## What you are asked to do:
Taking the entries below from the top, restate each line exactly and end with the line containing "4. Syllables are".

(Collected data entries)
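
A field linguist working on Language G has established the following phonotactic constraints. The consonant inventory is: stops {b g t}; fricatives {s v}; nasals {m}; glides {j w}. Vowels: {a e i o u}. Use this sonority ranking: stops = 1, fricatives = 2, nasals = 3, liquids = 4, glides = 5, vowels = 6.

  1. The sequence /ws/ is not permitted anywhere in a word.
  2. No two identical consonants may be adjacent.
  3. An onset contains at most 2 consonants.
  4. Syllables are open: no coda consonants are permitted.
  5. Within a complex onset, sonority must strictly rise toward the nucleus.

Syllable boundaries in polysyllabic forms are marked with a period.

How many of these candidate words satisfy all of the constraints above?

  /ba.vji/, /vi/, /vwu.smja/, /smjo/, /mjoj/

2

/ba.vji/ — σ1 onset /b/, coda /∅/ ok; σ2 onset /vj/ (2→5 rises), coda /∅/ ok → phonotactically legal
/vi/ — σ1 onset /v/, coda /∅/ ok → phonotactically legal
/vwu.smja/ — violates constraint 3: syllable 2 onset /smj/ has 3 consonants (> 2) → phonotactically illegal
/smjo/ — violates constraint 3: syllable 1 onset /smj/ has 3 consonants (> 2) → phonotactically illegal
/mjoj/ — violates constraint 4: syllable 1 coda /j/ has 1 consonant (> 0) → phonotactically illegal
Phonotactically legal: /ba.vji/, /vi/ → 2.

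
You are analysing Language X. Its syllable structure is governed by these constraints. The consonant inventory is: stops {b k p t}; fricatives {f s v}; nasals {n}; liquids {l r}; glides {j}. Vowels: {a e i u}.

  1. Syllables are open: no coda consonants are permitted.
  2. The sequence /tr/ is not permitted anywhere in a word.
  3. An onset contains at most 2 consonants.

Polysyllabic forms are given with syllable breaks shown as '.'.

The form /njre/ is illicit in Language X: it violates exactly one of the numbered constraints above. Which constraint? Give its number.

3

/njre/: syllable 1 onset /njr/ has 3 consonants (> 2).
This is a violation of constraint 3: "An onset contains at most 2 consonants."
The remaining constraints (1, 2) are satisfied.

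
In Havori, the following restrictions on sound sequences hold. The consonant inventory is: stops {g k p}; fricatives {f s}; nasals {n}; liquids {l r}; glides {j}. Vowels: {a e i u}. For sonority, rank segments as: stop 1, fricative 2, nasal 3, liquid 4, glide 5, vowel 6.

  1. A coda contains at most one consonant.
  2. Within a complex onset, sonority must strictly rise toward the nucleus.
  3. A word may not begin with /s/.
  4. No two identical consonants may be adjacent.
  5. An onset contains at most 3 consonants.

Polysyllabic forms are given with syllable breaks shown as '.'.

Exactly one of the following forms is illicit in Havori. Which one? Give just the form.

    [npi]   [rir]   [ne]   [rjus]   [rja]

[npi]

[npi] — violates constraint 2: syllable 1 onset /np/: /n/ (nasal, 3) → /p/ (stop, 1) does not rise → illicit
[rir] — σ1 onset /r/, coda /r/ ok → licit
[ne] — σ1 onset /n/, coda /∅/ ok → licit
[rjus] — σ1 onset /rj/ (4→5 rises), coda /s/ ok → licit
[rja] — σ1 onset /rj/ (4→5 rises), coda /∅/ ok → licit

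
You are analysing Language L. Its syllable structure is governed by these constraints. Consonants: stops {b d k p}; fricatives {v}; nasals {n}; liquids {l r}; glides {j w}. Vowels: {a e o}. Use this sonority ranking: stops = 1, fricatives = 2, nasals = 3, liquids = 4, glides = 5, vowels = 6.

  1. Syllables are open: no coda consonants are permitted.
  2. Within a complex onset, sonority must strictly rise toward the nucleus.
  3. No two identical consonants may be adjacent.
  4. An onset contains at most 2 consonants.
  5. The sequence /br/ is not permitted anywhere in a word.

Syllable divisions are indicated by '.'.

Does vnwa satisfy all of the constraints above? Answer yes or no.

no

vnwa — violates constraint 4: syllable 1 onset /vnw/ has 3 consonants (> 2) → ill-formed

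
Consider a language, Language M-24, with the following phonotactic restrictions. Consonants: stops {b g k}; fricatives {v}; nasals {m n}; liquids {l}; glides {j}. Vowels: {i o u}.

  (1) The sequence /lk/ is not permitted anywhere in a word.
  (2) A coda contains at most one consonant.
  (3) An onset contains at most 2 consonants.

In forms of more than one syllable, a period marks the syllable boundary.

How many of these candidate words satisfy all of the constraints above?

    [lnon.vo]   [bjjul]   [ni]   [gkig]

[lnon.vo] — σ1 onset /ln/ (2C), coda /n/ ok; σ2 onset /v/, coda /∅/ ok → well-formed
[bjjul] — violates constraint 3: syllable 1 onset /bjj/ has 3 consonants (> 2) → ill-formed
[ni] — σ1 onset /n/, coda /∅/ ok → well-formed
[gkig] — σ1 onset /gk/ (2C), coda /g/ ok → well-formed
Well-formed: [lnon.vo], [ni], [gkig] → 3.

3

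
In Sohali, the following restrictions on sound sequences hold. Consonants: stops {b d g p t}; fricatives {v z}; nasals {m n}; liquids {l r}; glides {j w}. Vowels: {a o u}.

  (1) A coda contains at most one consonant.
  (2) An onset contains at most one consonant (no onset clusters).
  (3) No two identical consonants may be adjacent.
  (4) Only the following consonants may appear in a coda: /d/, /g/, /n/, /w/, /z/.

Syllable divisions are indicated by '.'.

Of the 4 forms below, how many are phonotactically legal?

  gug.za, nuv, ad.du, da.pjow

1

gug.za — σ1 onset /g/, coda /g/ ok; σ2 onset /z/, coda /∅/ ok → phonotactically legal
nuv — violates constraint 4: syllable 1 coda contains /v/, which is not a licensed coda consonant → phonotactically illegal
ad.du — violates constraint 3: adjacent identical consonants /dd/ → phonotactically illegal
da.pjow — violates constraint 2: syllable 2 onset /pj/ has 2 consonants (> 1) → phonotactically illegal
Phonotactically legal: gug.za → 1.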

## Reply:
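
A field linguist working on Language G has established the following phonotactic constraints. The consonant inventory is: stops {b g t}; fricatives {s v}; nasals {m}; glides {j w}. Vowels: {a e i o u}. Use this sonority ranking: stops = 1, fricatives = 2, nasals = 3, liquids = 4, glides = 5, vowels = 6.

  1. The sequence /ws/ is not permitted anywhere in a word.
  2. No two identical consonants may be adjacent.
  3. An onset contains at most 2 consonants.
  4. Syllables are open: no coda consonants are permitted.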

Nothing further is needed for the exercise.